> [Work instruction] Beginning with the line containing "It has 2 connected" and ending with the last line of the entries below, copy each line exactly and nothing else.

Collected data
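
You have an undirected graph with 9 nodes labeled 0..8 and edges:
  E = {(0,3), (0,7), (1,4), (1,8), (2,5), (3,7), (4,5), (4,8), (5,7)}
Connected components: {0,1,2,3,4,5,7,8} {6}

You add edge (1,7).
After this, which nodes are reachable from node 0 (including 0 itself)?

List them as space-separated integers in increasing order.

Before: nodes reachable from 0: {0,1,2,3,4,5,7,8}
Adding (1,7): both endpoints already in same component. Reachability from 0 unchanged.
After: nodes reachable from 0: {0,1,2,3,4,5,7,8}

Answer: 0 1 2 3 4 5 7 8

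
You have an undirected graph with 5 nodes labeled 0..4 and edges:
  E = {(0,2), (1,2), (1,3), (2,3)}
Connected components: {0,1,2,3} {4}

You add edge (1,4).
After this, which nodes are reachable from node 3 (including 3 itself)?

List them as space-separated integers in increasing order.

Before: nodes reachable from 3: {0,1,2,3}
Adding (1,4): merges 3's component with another. Reachability grows.
After: nodes reachable from 3: {0,1,2,3,4}

Answer: 0 1 2 3 4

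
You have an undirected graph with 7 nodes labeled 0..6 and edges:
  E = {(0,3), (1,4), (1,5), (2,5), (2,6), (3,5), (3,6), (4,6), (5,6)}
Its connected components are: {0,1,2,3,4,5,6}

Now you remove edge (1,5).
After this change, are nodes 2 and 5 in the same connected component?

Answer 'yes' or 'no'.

Initial components: {0,1,2,3,4,5,6}
Removing edge (1,5): not a bridge — component count unchanged at 1.
New components: {0,1,2,3,4,5,6}
Are 2 and 5 in the same component? yes

Answer: yes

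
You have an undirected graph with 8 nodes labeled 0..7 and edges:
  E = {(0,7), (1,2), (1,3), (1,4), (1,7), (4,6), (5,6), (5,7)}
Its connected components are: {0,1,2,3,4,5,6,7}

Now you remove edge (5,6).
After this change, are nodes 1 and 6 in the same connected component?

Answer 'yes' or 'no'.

Initial components: {0,1,2,3,4,5,6,7}
Removing edge (5,6): not a bridge — component count unchanged at 1.
New components: {0,1,2,3,4,5,6,7}
Are 1 and 6 in the same component? yes

Answer: yes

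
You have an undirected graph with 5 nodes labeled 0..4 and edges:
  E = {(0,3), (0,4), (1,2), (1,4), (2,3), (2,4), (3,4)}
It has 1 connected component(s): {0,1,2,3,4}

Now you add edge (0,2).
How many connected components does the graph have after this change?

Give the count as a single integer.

Answer: 1

Derivation:
Initial component count: 1
Add (0,2): endpoints already in same component. Count unchanged: 1.
New component count: 1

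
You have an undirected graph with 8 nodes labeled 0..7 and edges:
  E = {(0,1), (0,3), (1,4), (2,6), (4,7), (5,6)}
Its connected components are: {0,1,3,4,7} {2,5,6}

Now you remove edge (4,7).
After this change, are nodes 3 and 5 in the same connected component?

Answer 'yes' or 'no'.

Answer: no

Derivation:
Initial components: {0,1,3,4,7} {2,5,6}
Removing edge (4,7): it was a bridge — component count 2 -> 3.
New components: {0,1,3,4} {2,5,6} {7}
Are 3 and 5 in the same component? no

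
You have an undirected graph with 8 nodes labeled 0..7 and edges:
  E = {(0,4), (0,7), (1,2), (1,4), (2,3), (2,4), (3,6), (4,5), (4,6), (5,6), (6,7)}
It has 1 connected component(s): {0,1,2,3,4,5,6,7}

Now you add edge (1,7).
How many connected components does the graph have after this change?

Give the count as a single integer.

Answer: 1

Derivation:
Initial component count: 1
Add (1,7): endpoints already in same component. Count unchanged: 1.
New component count: 1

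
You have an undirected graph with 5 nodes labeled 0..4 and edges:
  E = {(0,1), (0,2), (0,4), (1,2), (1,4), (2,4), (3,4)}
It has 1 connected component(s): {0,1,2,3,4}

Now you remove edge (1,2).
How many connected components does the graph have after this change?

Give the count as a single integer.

Answer: 1

Derivation:
Initial component count: 1
Remove (1,2): not a bridge. Count unchanged: 1.
  After removal, components: {0,1,2,3,4}
New component count: 1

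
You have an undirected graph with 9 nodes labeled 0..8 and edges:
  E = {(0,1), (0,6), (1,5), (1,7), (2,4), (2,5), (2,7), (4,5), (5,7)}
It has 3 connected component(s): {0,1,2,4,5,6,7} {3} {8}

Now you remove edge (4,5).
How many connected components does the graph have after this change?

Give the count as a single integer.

Initial component count: 3
Remove (4,5): not a bridge. Count unchanged: 3.
  After removal, components: {0,1,2,4,5,6,7} {3} {8}
New component count: 3

Answer: 3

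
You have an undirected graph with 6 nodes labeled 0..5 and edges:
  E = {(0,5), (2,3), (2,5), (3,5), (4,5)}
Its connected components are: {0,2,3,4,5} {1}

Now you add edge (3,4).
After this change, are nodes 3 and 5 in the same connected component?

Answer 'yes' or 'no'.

Answer: yes

Derivation:
Initial components: {0,2,3,4,5} {1}
Adding edge (3,4): both already in same component {0,2,3,4,5}. No change.
New components: {0,2,3,4,5} {1}
Are 3 and 5 in the same component? yes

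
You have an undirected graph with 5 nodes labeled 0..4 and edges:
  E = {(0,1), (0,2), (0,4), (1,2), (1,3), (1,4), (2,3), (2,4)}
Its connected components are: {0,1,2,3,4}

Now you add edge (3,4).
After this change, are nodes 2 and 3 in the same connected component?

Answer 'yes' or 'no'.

Initial components: {0,1,2,3,4}
Adding edge (3,4): both already in same component {0,1,2,3,4}. No change.
New components: {0,1,2,3,4}
Are 2 and 3 in the same component? yes

Answer: yes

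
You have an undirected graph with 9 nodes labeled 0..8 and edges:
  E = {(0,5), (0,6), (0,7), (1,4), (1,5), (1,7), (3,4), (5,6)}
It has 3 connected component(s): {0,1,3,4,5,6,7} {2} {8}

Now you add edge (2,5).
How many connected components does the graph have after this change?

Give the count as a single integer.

Initial component count: 3
Add (2,5): merges two components. Count decreases: 3 -> 2.
New component count: 2

Answer: 2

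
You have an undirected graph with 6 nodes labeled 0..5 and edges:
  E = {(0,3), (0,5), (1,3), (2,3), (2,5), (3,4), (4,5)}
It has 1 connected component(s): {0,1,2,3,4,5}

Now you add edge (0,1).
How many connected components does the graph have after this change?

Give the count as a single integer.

Initial component count: 1
Add (0,1): endpoints already in same component. Count unchanged: 1.
New component count: 1

Answer: 1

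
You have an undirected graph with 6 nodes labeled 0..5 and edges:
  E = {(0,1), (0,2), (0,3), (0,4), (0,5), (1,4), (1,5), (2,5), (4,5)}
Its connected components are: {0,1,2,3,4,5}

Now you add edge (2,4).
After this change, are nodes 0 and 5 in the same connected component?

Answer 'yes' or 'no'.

Initial components: {0,1,2,3,4,5}
Adding edge (2,4): both already in same component {0,1,2,3,4,5}. No change.
New components: {0,1,2,3,4,5}
Are 0 and 5 in the same component? yes

Answer: yes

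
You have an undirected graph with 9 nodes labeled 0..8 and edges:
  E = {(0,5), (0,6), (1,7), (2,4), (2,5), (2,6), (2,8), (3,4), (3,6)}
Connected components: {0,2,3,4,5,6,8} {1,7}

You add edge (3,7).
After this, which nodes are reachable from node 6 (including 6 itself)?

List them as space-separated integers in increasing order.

Answer: 0 1 2 3 4 5 6 7 8

Derivation:
Before: nodes reachable from 6: {0,2,3,4,5,6,8}
Adding (3,7): merges 6's component with another. Reachability grows.
After: nodes reachable from 6: {0,1,2,3,4,5,6,7,8}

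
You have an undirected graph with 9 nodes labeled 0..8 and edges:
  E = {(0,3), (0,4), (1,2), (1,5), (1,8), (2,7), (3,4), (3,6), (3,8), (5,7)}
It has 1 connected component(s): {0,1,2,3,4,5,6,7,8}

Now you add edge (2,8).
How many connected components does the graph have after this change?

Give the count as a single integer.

Initial component count: 1
Add (2,8): endpoints already in same component. Count unchanged: 1.
New component count: 1

Answer: 1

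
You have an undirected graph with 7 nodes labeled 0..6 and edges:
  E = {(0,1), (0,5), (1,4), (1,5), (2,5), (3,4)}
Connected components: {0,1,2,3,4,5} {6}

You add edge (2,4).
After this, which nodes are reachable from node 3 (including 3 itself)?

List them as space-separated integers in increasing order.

Answer: 0 1 2 3 4 5

Derivation:
Before: nodes reachable from 3: {0,1,2,3,4,5}
Adding (2,4): both endpoints already in same component. Reachability from 3 unchanged.
After: nodes reachable from 3: {0,1,2,3,4,5}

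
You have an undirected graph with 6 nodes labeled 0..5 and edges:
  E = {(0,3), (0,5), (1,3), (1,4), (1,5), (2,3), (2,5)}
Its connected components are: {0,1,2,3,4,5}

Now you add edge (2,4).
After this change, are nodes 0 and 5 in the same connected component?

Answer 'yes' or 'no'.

Initial components: {0,1,2,3,4,5}
Adding edge (2,4): both already in same component {0,1,2,3,4,5}. No change.
New components: {0,1,2,3,4,5}
Are 0 and 5 in the same component? yes

Answer: yes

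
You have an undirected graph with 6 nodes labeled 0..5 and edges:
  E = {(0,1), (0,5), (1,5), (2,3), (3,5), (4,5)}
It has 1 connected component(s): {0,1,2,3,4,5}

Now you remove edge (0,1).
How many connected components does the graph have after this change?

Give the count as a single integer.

Initial component count: 1
Remove (0,1): not a bridge. Count unchanged: 1.
  After removal, components: {0,1,2,3,4,5}
New component count: 1

Answer: 1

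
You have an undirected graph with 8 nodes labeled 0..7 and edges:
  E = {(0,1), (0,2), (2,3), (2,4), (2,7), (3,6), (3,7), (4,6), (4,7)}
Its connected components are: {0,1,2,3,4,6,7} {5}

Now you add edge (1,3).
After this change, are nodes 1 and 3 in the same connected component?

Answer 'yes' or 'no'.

Initial components: {0,1,2,3,4,6,7} {5}
Adding edge (1,3): both already in same component {0,1,2,3,4,6,7}. No change.
New components: {0,1,2,3,4,6,7} {5}
Are 1 and 3 in the same component? yes

Answer: yes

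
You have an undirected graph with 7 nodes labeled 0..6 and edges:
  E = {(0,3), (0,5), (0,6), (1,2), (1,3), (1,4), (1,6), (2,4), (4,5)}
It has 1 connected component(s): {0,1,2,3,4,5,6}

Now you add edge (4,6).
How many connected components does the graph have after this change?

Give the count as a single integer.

Answer: 1

Derivation:
Initial component count: 1
Add (4,6): endpoints already in same component. Count unchanged: 1.
New component count: 1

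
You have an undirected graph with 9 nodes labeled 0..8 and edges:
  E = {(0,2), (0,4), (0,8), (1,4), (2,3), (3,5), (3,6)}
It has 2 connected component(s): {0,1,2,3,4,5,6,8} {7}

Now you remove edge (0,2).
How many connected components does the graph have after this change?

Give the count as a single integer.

Answer: 3

Derivation:
Initial component count: 2
Remove (0,2): it was a bridge. Count increases: 2 -> 3.
  After removal, components: {0,1,4,8} {2,3,5,6} {7}
New component count: 3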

> [Task response]
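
It has 2 connected component(s): {0,1,2,3,4,5,6,8} {7}

Now you remove edge (0,2).
How many connected components does the graph have after this change?

Give the count as a single integer.

Answer: 3

Derivation:
Initial component count: 2
Remove (0,2): it was a bridge. Count increases: 2 -> 3.
  After removal, components: {0,1,4,8} {2,3,5,6} {7}
New component count: 3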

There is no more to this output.